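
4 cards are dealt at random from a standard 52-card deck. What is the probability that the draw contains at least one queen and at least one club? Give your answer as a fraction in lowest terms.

52799/270725

There are C(52,4) = 270725 possible draws.
By inclusion-exclusion on the complements, draws missing all queens or all clubs: C(48,4) + C(39,4) − C(36,4) = 194580 + 82251 − 58905 = 217926.
So draws with at least one of each: 270725 − 217926 = 52799, probability 52799/270725.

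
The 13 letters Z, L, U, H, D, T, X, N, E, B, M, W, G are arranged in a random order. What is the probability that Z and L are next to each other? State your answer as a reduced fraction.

There are 13! = 6227020800 arrangements.
Treat Z and L as a block: 12! arrangements of the blocks × 2 orders within the block = 2·479001600 = 958003200.
Probability = 958003200/6227020800 = 2/13.

2/13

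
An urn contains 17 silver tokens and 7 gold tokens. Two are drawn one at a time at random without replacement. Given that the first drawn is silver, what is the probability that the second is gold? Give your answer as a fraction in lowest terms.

After removing one silver, 23 remain: 16 silver and 7 gold.
So the probability the next is gold is 7/23.

7/23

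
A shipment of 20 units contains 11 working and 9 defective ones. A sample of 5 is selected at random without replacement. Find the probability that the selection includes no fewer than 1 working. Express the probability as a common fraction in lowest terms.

2563/2584

There are C(20,5) = 15504 ways to choose the 5.
The complement is all 5 are defective: C(9,5) = 126.
Probability = 1 − 126/15504 = 15378/15504 = 2563/2584.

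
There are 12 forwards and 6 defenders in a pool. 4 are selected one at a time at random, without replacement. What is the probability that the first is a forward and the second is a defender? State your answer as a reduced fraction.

Multiply the conditional probabilities at each draw: 12/18 · 6/17 = 72/306 = 4/17.

4/17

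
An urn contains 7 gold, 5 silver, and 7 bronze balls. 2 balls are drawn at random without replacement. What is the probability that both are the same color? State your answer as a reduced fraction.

52/171

There are C(19,2) = 171 ways to draw 2 balls.
All same color: C(7,2) + C(5,2) + C(7,2) = 21 + 10 + 21 = 52.
Probability = 52/171.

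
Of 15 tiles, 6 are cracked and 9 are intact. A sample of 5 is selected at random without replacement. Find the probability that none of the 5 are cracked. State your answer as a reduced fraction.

There are C(15,5) = 3003 possible selections.
Selections with no cracked (all intact): C(9,5) = 126.
Probability = 126/3003 = 6/143.

6/143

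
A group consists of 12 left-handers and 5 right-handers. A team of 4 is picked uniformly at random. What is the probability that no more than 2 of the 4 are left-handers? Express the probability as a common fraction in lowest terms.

157/476

There are C(17,4) = 2380 ways to choose the 4.
Favorable selections (no more than 2 left-handers): C(12,0)·C(5,4) + C(12,1)·C(5,3) + C(12,2)·C(5,2) = 5 + 120 + 660 = 785.
Probability = 785/2380 = 157/476.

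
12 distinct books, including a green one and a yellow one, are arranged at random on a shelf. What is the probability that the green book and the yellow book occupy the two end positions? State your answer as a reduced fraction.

1/66

There are 12! = 479001600 arrangements.
Place the green book and the yellow book at the ends in 2 ways, arrange the remaining 10 in 10! = 3628800 ways: 2·3628800 = 7257600.
Probability = 7257600/479001600 = 1/66.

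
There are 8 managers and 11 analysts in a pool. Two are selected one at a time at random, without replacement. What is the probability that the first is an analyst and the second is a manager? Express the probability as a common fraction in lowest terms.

44/171

Multiply the conditional probabilities at each draw: 11/19 · 8/18 = 88/342 = 44/171.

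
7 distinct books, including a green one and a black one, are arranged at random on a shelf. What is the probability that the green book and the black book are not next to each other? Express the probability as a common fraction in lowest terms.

5/7

There are 7! = 5040 arrangements.
Arrangements with the green book and the black book adjacent: 2·6! = 1440.
So not adjacent: 5040 − 1440 = 3600, probability 3600/5040 = 5/7.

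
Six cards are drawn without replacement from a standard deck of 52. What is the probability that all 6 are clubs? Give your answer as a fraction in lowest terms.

33/391510

There are C(52,6) = 20358520 possible 6-card hands.
Hands that are all clubs: C(13,6) = 1716.
Probability = 1716/20358520 = 33/391510.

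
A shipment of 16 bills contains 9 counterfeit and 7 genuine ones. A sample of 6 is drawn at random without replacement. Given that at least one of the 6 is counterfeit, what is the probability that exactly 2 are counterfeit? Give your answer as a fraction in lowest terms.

20/127

Work in counts. Selections with at least one counterfeit: C(16,6) − C(7,6) = 8008 − 7 = 8001.
Of those, selections where exactly 2 are counterfeit: C(9,2)·C(7,4) = 36·35 = 1260.
Conditional probability = 1260/8001 = 20/127.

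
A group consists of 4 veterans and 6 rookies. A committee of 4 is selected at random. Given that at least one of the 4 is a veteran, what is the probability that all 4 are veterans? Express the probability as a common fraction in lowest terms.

Work in counts. Selections with at least one veteran: C(10,4) − C(6,4) = 210 − 15 = 195.
Of those, selections where all 4 are veterans: C(4,4) = 1.
Conditional probability = 1/195.

1/195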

================

**Your goal**
Word for word, restate all of the records.

**Task result**
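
4 cards are dealt at random from a standard 52-card deck. What is the probability that the draw contains at least one queen and at least one club? Give your answer as a fraction in lowest terms.

52799/270725

There are C(52,4) = 270725 possible draws.
By inclusion-exclusion on the complements, draws missing all queens or all clubs: C(48,4) + C(39,4) − C(36,4) = 194580 + 82251 − 58905 = 217926.
So draws with at least one of each: 270725 − 217926 = 52799, probability 52799/270725.

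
The 13 letters Z, L, U, H, D, T, X, N, E, B, M, W, G are arranged in a random order. What is the probability that Z and L are next to each other? State your answer as a reduced fraction.

There are 13! = 6227020800 arrangements.
Treat Z and L as a block: 12! arrangements of the blocks × 2 orders within the block = 2·479001600 = 958003200.
Probability = 958003200/6227020800 = 2/13.

2/13

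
An urn contains 17 silver tokens and 7 gold tokens. Two are drawn one at a time at random without replacement. Given that the first drawn is silver, what is the probability that the second is gold? Give your answer as a fraction in lowest terms.

After removing one silver, 23 remain: 16 silver and 7 gold.
So the probability the next is gold is 7/23.

7/23

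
A shipment of 20 units contains 11 working and 9 defective ones. A sample of 5 is selected at random without replacement. Find the probability that the selection includes no fewer than 1 working. Express the probability as a common fraction in lowest terms.

2563/2584

There are C(20,5) = 15504 ways to choose the 5.
The complement is all 5 are defective: C(9,5) = 126.
Probability = 1 − 126/15504 = 15378/15504 = 2563/2584.

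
There are 12 forwards and 6 defenders in a pool. 4 are selected one at a time at random, without replacement. What is the probability that the first is a forward and the second is a defender? State your answer as a reduced fraction.

Multiply the conditional probabilities at each draw: 12/18 · 6/17 = 72/306 = 4/17.

4/17

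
An urn contains 7 gold, 5 silver, and 7 bronze balls. 2 balls are drawn at random without replacement. What is the probability that both are the same color? State your answer as a reduced fraction.

52/171

There are C(19,2) = 171 ways to draw 2 balls.
All same color: C(7,2) + C(5,2) + C(7,2) = 21 + 10 + 21 = 52.
Probability = 52/171.

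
Of 15 tiles, 6 are cracked and 9 are intact. A sample of 5 is selected at random without replacement. Find the probability that none of the 5 are cracked. State your answer as a reduced fraction.

There are C(15,5) = 3003 possible selections.
Selections with no cracked (all intact): C(9,5) = 126.
Probability = 126/3003 = 6/143.

6/143

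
A group consists of 12 left-handers and 5 right-handers. A team of 4 is picked uniformly at random. What is the probability that no more than 2 of the 4 are left-handers? Express the probability as a common fraction in lowest terms.

157/476

There are C(17,4) = 2380 ways to choose the 4.
Favorable selections (no more than 2 left-handers): C(12,0)·C(5,4) + C(12,1)·C(5,3) + C(12,2)·C(5,2) = 5 + 120 + 660 = 785.
Probability = 785/2380 = 157/476.

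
12 distinct books, including a green one and a yellow one, are arranged at random on a shelf. What is the probability that the green book and the yellow book occupy the two end positions? State your answer as a reduced fraction.

1/66

There are 12! = 479001600 arrangements.
Place the green book and the yellow book at the ends in 2 ways, arrange the remaining 10 in 10! = 3628800 ways: 2·3628800 = 7257600.
Probability = 7257600/479001600 = 1/66.

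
There are 8 managers and 11 analysts in a pool. Two are selected one at a time at random, without replacement. What is the probability that the first is an analyst and the second is a manager? Express the probability as a common fraction in lowest terms.

44/171

Multiply the conditional probabilities at each draw: 11/19 · 8/18 = 88/342 = 44/171.

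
7 distinct books, including a green one and a black one, are arranged at random on a shelf. What is the probability that the green book and the black book are not next to each other? Express the probability as a common fraction in lowest terms.

5/7

There are 7! = 5040 arrangements.
Arrangements with the green book and the black book adjacent: 2·6! = 1440.
So not adjacent: 5040 − 1440 = 3600, probability 3600/5040 = 5/7.

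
Six cards are drawn without replacement from a standard deck of 52. What is the probability that all 6 are clubs? Give your answer as a fraction in lowest terms.

33/391510

There are C(52,6) = 20358520 possible 6-card hands.
Hands that are all clubs: C(13,6) = 1716.
Probability = 1716/20358520 = 33/391510.

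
A shipment of 16 bills contains 9 counterfeit and 7 genuine ones. A sample of 6 is drawn at random without replacement. Given that at least one of the 6 is counterfeit, what is the probability that exactly 2 are counterfeit? Give your answer as a fraction in lowest terms.

20/127

Work in counts. Selections with at least one counterfeit: C(16,6) − C(7,6) = 8008 − 7 = 8001.
Of those, selections where exactly 2 are counterfeit: C(9,2)·C(7,4) = 36·35 = 1260.
Conditional probability = 1260/8001 = 20/127.

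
A group consists of 4 veterans and 6 rookies. A committee of 4 is selected at random. Given that at least one of the 4 is a veteran, what is the probability that all 4 are veterans? Express the probability as a common fraction in lowest terms.

Work in counts. Selections with at least one veteran: C(10,4) − C(6,4) = 210 − 15 = 195.
Of those, selections where all 4 are veterans: C(4,4) = 1.
Conditional probability = 1/195.

1/195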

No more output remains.